In full and word for word, return the listing that follows.

START DATA SUPPLIED

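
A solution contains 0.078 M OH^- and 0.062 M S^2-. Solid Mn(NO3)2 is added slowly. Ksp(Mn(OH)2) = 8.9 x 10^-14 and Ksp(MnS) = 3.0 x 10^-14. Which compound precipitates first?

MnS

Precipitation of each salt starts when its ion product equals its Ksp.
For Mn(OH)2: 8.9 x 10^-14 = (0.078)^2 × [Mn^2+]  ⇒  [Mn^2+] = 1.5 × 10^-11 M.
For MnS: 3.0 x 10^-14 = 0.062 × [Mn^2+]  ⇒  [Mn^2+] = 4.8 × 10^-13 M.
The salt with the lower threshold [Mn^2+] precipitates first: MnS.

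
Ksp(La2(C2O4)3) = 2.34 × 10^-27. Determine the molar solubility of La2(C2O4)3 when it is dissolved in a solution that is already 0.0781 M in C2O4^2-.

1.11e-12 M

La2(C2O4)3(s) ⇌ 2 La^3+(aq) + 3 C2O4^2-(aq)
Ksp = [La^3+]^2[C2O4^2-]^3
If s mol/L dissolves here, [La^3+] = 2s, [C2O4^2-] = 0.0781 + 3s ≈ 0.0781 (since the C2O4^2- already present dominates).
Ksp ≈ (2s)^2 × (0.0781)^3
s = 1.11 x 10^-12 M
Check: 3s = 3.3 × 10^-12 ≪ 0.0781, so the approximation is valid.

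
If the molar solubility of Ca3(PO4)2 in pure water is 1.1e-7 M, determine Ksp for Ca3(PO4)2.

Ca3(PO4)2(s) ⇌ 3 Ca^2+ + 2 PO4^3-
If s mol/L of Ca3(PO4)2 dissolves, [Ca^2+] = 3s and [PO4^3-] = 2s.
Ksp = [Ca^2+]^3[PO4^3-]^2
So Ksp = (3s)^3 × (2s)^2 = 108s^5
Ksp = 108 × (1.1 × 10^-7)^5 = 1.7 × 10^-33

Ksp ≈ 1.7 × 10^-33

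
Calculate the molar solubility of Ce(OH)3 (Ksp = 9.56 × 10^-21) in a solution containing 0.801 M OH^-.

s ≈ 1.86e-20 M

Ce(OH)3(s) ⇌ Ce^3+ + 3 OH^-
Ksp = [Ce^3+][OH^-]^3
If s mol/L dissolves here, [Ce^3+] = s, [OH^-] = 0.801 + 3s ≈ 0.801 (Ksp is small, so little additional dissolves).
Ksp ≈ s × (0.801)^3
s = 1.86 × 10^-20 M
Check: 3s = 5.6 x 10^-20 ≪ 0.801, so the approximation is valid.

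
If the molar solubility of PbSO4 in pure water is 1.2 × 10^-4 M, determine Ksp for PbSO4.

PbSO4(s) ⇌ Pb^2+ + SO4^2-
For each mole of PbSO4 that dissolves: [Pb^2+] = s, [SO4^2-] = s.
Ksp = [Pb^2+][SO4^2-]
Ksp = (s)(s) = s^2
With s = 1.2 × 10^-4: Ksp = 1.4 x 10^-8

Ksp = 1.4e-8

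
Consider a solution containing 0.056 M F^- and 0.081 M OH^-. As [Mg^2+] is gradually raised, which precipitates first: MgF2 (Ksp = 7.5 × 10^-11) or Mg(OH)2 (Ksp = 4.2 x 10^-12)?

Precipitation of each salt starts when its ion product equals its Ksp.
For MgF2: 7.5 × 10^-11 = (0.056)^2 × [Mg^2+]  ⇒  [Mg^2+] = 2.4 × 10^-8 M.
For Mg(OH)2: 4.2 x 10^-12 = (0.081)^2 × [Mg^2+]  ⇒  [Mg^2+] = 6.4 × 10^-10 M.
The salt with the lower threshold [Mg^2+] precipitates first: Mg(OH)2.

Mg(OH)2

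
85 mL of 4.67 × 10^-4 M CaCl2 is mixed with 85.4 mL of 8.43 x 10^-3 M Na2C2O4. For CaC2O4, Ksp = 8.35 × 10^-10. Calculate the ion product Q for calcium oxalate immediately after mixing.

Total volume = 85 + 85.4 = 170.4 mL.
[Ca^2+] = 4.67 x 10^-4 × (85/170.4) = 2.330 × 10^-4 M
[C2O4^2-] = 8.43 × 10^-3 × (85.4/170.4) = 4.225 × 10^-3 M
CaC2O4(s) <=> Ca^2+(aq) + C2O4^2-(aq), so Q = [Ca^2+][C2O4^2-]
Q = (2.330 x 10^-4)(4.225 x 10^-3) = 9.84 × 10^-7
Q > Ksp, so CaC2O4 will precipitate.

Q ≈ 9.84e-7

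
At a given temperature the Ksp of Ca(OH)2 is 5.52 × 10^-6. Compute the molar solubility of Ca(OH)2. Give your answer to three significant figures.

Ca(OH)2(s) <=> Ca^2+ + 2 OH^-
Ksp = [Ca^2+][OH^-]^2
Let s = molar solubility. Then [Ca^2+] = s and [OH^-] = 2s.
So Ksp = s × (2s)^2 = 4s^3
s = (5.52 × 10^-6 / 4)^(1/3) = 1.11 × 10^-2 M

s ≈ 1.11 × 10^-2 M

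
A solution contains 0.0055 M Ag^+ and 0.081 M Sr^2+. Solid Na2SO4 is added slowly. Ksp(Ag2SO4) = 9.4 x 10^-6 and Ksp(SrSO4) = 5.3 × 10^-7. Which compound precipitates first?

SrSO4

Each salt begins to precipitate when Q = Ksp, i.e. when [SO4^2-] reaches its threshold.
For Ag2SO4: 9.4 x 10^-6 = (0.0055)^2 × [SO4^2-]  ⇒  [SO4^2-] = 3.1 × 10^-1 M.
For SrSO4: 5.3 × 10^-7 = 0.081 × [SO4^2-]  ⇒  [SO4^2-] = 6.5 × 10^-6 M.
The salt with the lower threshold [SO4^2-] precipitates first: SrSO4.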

END DATA SUPPLIED

▸ ANSWER FOR THE TASK
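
A solution contains 0.078 M OH^- and 0.062 M S^2-. Solid Mn(NO3)2 is added slowly. Ksp(Mn(OH)2) = 8.9 x 10^-14 and Ksp(MnS) = 3.0 x 10^-14. Which compound precipitates first?

MnS

Precipitation of each salt starts when its ion product equals its Ksp.
For Mn(OH)2: 8.9 x 10^-14 = (0.078)^2 × [Mn^2+]  ⇒  [Mn^2+] = 1.5 × 10^-11 M.
For MnS: 3.0 x 10^-14 = 0.062 × [Mn^2+]  ⇒  [Mn^2+] = 4.8 × 10^-13 M.
The salt with the lower threshold [Mn^2+] precipitates first: MnS.

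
Ksp(La2(C2O4)3) = 2.34 × 10^-27. Determine the molar solubility of La2(C2O4)3 when it is dissolved in a solution that is already 0.0781 M in C2O4^2-.

1.11e-12 M

La2(C2O4)3(s) ⇌ 2 La^3+(aq) + 3 C2O4^2-(aq)
Ksp = [La^3+]^2[C2O4^2-]^3
If s mol/L dissolves here, [La^3+] = 2s, [C2O4^2-] = 0.0781 + 3s ≈ 0.0781 (since the C2O4^2- already present dominates).
Ksp ≈ (2s)^2 × (0.0781)^3
s = 1.11 x 10^-12 M
Check: 3s = 3.3 × 10^-12 ≪ 0.0781, so the approximation is valid.

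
If the molar solubility of Ca3(PO4)2 in pure water is 1.1e-7 M, determine Ksp for Ca3(PO4)2.

Ca3(PO4)2(s) ⇌ 3 Ca^2+ + 2 PO4^3-
If s mol/L of Ca3(PO4)2 dissolves, [Ca^2+] = 3s and [PO4^3-] = 2s.
Ksp = [Ca^2+]^3[PO4^3-]^2
So Ksp = (3s)^3 × (2s)^2 = 108s^5
Ksp = 108 × (1.1 × 10^-7)^5 = 1.7 × 10^-33

Ksp ≈ 1.7 × 10^-33

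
Calculate the molar solubility of Ce(OH)3 (Ksp = 9.56 × 10^-21) in a solution containing 0.801 M OH^-.

s ≈ 1.86e-20 M

Ce(OH)3(s) ⇌ Ce^3+ + 3 OH^-
Ksp = [Ce^3+][OH^-]^3
If s mol/L dissolves here, [Ce^3+] = s, [OH^-] = 0.801 + 3s ≈ 0.801 (Ksp is small, so little additional dissolves).
Ksp ≈ s × (0.801)^3
s = 1.86 × 10^-20 M
Check: 3s = 5.6 x 10^-20 ≪ 0.801, so the approximation is valid.

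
If the molar solubility of PbSO4 in pure water is 1.2 × 10^-4 M, determine Ksp for PbSO4.

PbSO4(s) ⇌ Pb^2+ + SO4^2-
For each mole of PbSO4 that dissolves: [Pb^2+] = s, [SO4^2-] = s.
Ksp = [Pb^2+][SO4^2-]
Ksp = (s)(s) = s^2
With s = 1.2 × 10^-4: Ksp = 1.4 x 10^-8

Ksp = 1.4e-8

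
Consider a solution containing 0.056 M F^- and 0.081 M OH^-. As [Mg^2+] is gradually raised, which precipitates first: MgF2 (Ksp = 7.5 × 10^-11) or Mg(OH)2 (Ksp = 4.2 x 10^-12)?

Precipitation of each salt starts when its ion product equals its Ksp.
For MgF2: 7.5 × 10^-11 = (0.056)^2 × [Mg^2+]  ⇒  [Mg^2+] = 2.4 × 10^-8 M.
For Mg(OH)2: 4.2 x 10^-12 = (0.081)^2 × [Mg^2+]  ⇒  [Mg^2+] = 6.4 × 10^-10 M.
The salt with the lower threshold [Mg^2+] precipitates first: Mg(OH)2.

Mg(OH)2

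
85 mL of 4.67 × 10^-4 M CaCl2 is mixed with 85.4 mL of 8.43 x 10^-3 M Na2C2O4. For CaC2O4, Ksp = 8.35 × 10^-10. Calculate the ion product Q for calcium oxalate immediately after mixing.

Total volume = 85 + 85.4 = 170.4 mL.
[Ca^2+] = 4.67 x 10^-4 × (85/170.4) = 2.330 × 10^-4 M
[C2O4^2-] = 8.43 × 10^-3 × (85.4/170.4) = 4.225 × 10^-3 M
CaC2O4(s) <=> Ca^2+(aq) + C2O4^2-(aq), so Q = [Ca^2+][C2O4^2-]
Q = (2.330 x 10^-4)(4.225 x 10^-3) = 9.84 × 10^-7
Q > Ksp, so CaC2O4 will precipitate.

Q ≈ 9.84e-7

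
At a given temperature the Ksp of Ca(OH)2 is 5.52 × 10^-6. Compute the molar solubility of Ca(OH)2. Give your answer to three significant figures.

Ca(OH)2(s) <=> Ca^2+ + 2 OH^-
Ksp = [Ca^2+][OH^-]^2
Let s = molar solubility. Then [Ca^2+] = s and [OH^-] = 2s.
So Ksp = s × (2s)^2 = 4s^3
s = (5.52 × 10^-6 / 4)^(1/3) = 1.11 × 10^-2 M

s ≈ 1.11 × 10^-2 M

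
A solution contains 0.0055 M Ag^+ and 0.081 M Sr^2+. Solid Na2SO4 is added slowly. Ksp(Ag2SO4) = 9.4 x 10^-6 and Ksp(SrSO4) = 5.3 × 10^-7. Which compound precipitates first?

SrSO4

Each salt begins to precipitate when Q = Ksp, i.e. when [SO4^2-] reaches its threshold.
For Ag2SO4: 9.4 x 10^-6 = (0.0055)^2 × [SO4^2-]  ⇒  [SO4^2-] = 3.1 × 10^-1 M.
For SrSO4: 5.3 × 10^-7 = 0.081 × [SO4^2-]  ⇒  [SO4^2-] = 6.5 × 10^-6 M.
The salt with the lower threshold [SO4^2-] precipitates first: SrSO4.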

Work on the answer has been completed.